- _What this task involves_
Repeat exactly, and only, the lines from the one containing "A step source of open-circuit voltage 2 V behind a 100" through the end of the records.

- _Data shown_
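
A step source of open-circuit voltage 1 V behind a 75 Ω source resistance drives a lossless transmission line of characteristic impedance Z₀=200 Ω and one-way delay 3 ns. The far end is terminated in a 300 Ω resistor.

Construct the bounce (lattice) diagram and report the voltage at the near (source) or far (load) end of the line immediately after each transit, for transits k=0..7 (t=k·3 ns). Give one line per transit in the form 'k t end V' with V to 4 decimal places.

0 0 source 0.7273
1 3 load 0.8727
2 6 source 0.8066
3 9 load 0.7934
4 12 source 0.7994
5 15 load 0.8006
6 18 source 0.8001
7 21 load 0.7999

Γ_L=0.200000, Γ_S=-0.454545; launch V₁=1·200/275=0.727273
k=0 src: V=0.7273
k=1 load: inc=0.727273, refl=0.727273·0.200000=0.1455; V=0.000000+0.727273+0.145455=0.8727
k=2 src: inc=0.145455, refl=0.145455·-0.454545=-0.0661; V=0.727273+0.145455+-0.066116=0.8066
k=3 load: inc=-0.066116, refl=-0.066116·0.200000=-0.0132; V=0.872727+-0.066116+-0.013223=0.7934
k=4 src: inc=-0.013223, refl=-0.013223·-0.454545=0.0060; V=0.806612+-0.013223+0.006011=0.7994
k=5 load: inc=0.006011, refl=0.006011·0.200000=0.0012; V=0.793388+0.006011+0.001202=0.8006
k=6 src: inc=0.001202, refl=0.001202·-0.454545=-0.0005; V=0.799399+0.001202+-0.000546=0.8001
k=7 load: inc=-0.000546, refl=-0.000546·0.200000=-0.0001; V=0.800601+-0.000546+-0.000109=0.7999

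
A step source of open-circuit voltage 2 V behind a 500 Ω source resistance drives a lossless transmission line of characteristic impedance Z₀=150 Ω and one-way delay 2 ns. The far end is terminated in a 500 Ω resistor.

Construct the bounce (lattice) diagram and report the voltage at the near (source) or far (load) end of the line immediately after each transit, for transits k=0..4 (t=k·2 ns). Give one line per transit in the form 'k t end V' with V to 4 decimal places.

Γ_L=0.538462, Γ_S=0.538462; launch V₁=2·150/650=0.461538
k=0 src: V=0.4615
k=1 load: inc=0.461538, refl=0.461538·0.538462=0.2485; V=0.000000+0.461538+0.248521=0.7101
k=2 src: inc=0.248521, refl=0.248521·0.538462=0.1338; V=0.461538+0.248521+0.133819=0.8439
k=3 load: inc=0.133819, refl=0.133819·0.538462=0.0721; V=0.710059+0.133819+0.072056=0.9159
k=4 src: inc=0.072056, refl=0.072056·0.538462=0.0388; V=0.843878+0.072056+0.038800=0.9547

0 0 source 0.4615
1 2 load 0.7101
2 4 source 0.8439
3 6 load 0.9159
4 8 source 0.9547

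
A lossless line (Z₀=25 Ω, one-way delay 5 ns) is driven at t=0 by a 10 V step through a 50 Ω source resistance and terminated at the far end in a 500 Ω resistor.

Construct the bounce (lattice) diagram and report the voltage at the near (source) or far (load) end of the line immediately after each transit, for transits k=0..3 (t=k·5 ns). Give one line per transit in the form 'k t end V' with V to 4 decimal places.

0 0 source 3.3333
1 5 load 6.3492
2 10 source 7.3545
3 15 load 8.2640

Γ_L=0.904762, Γ_S=0.333333; launch V₁=10·25/75=3.333333
k=0 src: V=3.3333
k=1 load: inc=3.333333, refl=3.333333·0.904762=3.0159; V=0.000000+3.333333+3.015873=6.3492
k=2 src: inc=3.015873, refl=3.015873·0.333333=1.0053; V=3.333333+3.015873+1.005291=7.3545
k=3 load: inc=1.005291, refl=1.005291·0.904762=0.9095; V=6.349206+1.005291+0.909549=8.2640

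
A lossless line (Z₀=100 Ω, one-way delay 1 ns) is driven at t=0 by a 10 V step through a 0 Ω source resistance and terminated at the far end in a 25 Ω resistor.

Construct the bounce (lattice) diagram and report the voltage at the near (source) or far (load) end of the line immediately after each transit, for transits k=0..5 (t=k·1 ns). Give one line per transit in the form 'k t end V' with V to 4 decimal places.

0 0 source 10.0000
1 1 load 4.0000
2 2 source 10.0000
3 3 load 6.4000
4 4 source 10.0000
5 5 load 7.8400

Γ_L=-0.600000, Γ_S=-1.000000; launch V₁=10·100/100=10.000000
k=0 src: V=10.0000
k=1 load: inc=10.000000, refl=10.000000·-0.600000=-6.0000; V=0.000000+10.000000+-6.000000=4.0000
k=2 src: inc=-6.000000, refl=-6.000000·-1.000000=6.0000; V=10.000000+-6.000000+6.000000=10.0000
k=3 load: inc=6.000000, refl=6.000000·-0.600000=-3.6000; V=4.000000+6.000000+-3.600000=6.4000
k=4 src: inc=-3.600000, refl=-3.600000·-1.000000=3.6000; V=10.000000+-3.600000+3.600000=10.0000
k=5 load: inc=3.600000, refl=3.600000·-0.600000=-2.1600; V=6.400000+3.600000+-2.160000=7.8400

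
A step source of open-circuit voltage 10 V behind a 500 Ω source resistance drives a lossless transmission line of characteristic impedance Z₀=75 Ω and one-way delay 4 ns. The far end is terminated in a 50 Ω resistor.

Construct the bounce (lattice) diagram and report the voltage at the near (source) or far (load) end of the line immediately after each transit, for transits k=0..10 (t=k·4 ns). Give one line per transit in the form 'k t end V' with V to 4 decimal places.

Γ_L=-0.200000, Γ_S=0.739130; launch V₁=10·75/575=1.304348
k=0 src: V=1.3043
k=1 load: inc=1.304348, refl=1.304348·-0.200000=-0.2609; V=0.000000+1.304348+-0.260870=1.0435
k=2 src: inc=-0.260870, refl=-0.260870·0.739130=-0.1928; V=1.304348+-0.260870+-0.192817=0.8507
k=3 load: inc=-0.192817, refl=-0.192817·-0.200000=0.0386; V=1.043478+-0.192817+0.038563=0.8892
k=4 src: inc=0.038563, refl=0.038563·0.739130=0.0285; V=0.850662+0.038563+0.028503=0.9177
k=5 load: inc=0.028503, refl=0.028503·-0.200000=-0.0057; V=0.889225+0.028503+-0.005701=0.9120
k=6 src: inc=-0.005701, refl=-0.005701·0.739130=-0.0042; V=0.917728+-0.005701+-0.004214=0.9078
k=7 load: inc=-0.004214, refl=-0.004214·-0.200000=0.0008; V=0.912028+-0.004214+0.000843=0.9087
k=8 src: inc=0.000843, refl=0.000843·0.739130=0.0006; V=0.907814+0.000843+0.000623=0.9093
k=9 load: inc=0.000623, refl=0.000623·-0.200000=-0.0001; V=0.908657+0.000623+-0.000125=0.9092
k=10 src: inc=-0.000125, refl=-0.000125·0.739130=-0.0001; V=0.909280+-0.000125+-0.000092=0.9091

0 0 source 1.3043
1 4 load 1.0435
2 8 source 0.8507
3 12 load 0.8892
4 16 source 0.9177
5 20 load 0.9120
6 24 source 0.9078
7 28 load 0.9087
8 32 source 0.9093
9 36 load 0.9092
10 40 source 0.9091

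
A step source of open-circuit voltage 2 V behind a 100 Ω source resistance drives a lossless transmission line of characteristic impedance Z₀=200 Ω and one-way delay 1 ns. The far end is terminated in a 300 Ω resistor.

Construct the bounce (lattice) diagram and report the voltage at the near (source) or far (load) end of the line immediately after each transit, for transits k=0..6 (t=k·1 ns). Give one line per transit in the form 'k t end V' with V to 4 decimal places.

0 0 source 1.3333
1 1 load 1.6000
2 2 source 1.5111
3 3 load 1.4933
4 4 source 1.4993
5 5 load 1.5004
6 6 source 1.5000

Γ_L=0.200000, Γ_S=-0.333333; launch V₁=2·200/300=1.333333
k=0 src: V=1.3333
k=1 load: inc=1.333333, refl=1.333333·0.200000=0.2667; V=0.000000+1.333333+0.266667=1.6000
k=2 src: inc=0.266667, refl=0.266667·-0.333333=-0.0889; V=1.333333+0.266667+-0.088889=1.5111
k=3 load: inc=-0.088889, refl=-0.088889·0.200000=-0.0178; V=1.600000+-0.088889+-0.017778=1.4933
k=4 src: inc=-0.017778, refl=-0.017778·-0.333333=0.0059; V=1.511111+-0.017778+0.005926=1.4993
k=5 load: inc=0.005926, refl=0.005926·0.200000=0.0012; V=1.493333+0.005926+0.001185=1.5004
k=6 src: inc=0.001185, refl=0.001185·-0.333333=-0.0004; V=1.499259+0.001185+-0.000395=1.5000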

- _Output of the exercise_
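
A step source of open-circuit voltage 2 V behind a 100 Ω source resistance drives a lossless transmission line of characteristic impedance Z₀=200 Ω and one-way delay 1 ns. The far end is terminated in a 300 Ω resistor.

Construct the bounce (lattice) diagram and report the voltage at the near (source) or far (load) end of the line immediately after each transit, for transits k=0..6 (t=k·1 ns). Give one line per transit in the form 'k t end V' with V to 4 decimal places.

0 0 source 1.3333
1 1 load 1.6000
2 2 source 1.5111
3 3 load 1.4933
4 4 source 1.4993
5 5 load 1.5004
6 6 source 1.5000

Γ_L=0.200000, Γ_S=-0.333333; launch V₁=2·200/300=1.333333
k=0 src: V=1.3333
k=1 load: inc=1.333333, refl=1.333333·0.200000=0.2667; V=0.000000+1.333333+0.266667=1.6000
k=2 src: inc=0.266667, refl=0.266667·-0.333333=-0.0889; V=1.333333+0.266667+-0.088889=1.5111
k=3 load: inc=-0.088889, refl=-0.088889·0.200000=-0.0178; V=1.600000+-0.088889+-0.017778=1.4933
k=4 src: inc=-0.017778, refl=-0.017778·-0.333333=0.0059; V=1.511111+-0.017778+0.005926=1.4993
k=5 load: inc=0.005926, refl=0.005926·0.200000=0.0012; V=1.493333+0.005926+0.001185=1.5004
k=6 src: inc=0.001185, refl=0.001185·-0.333333=-0.0004; V=1.499259+0.001185+-0.000395=1.5000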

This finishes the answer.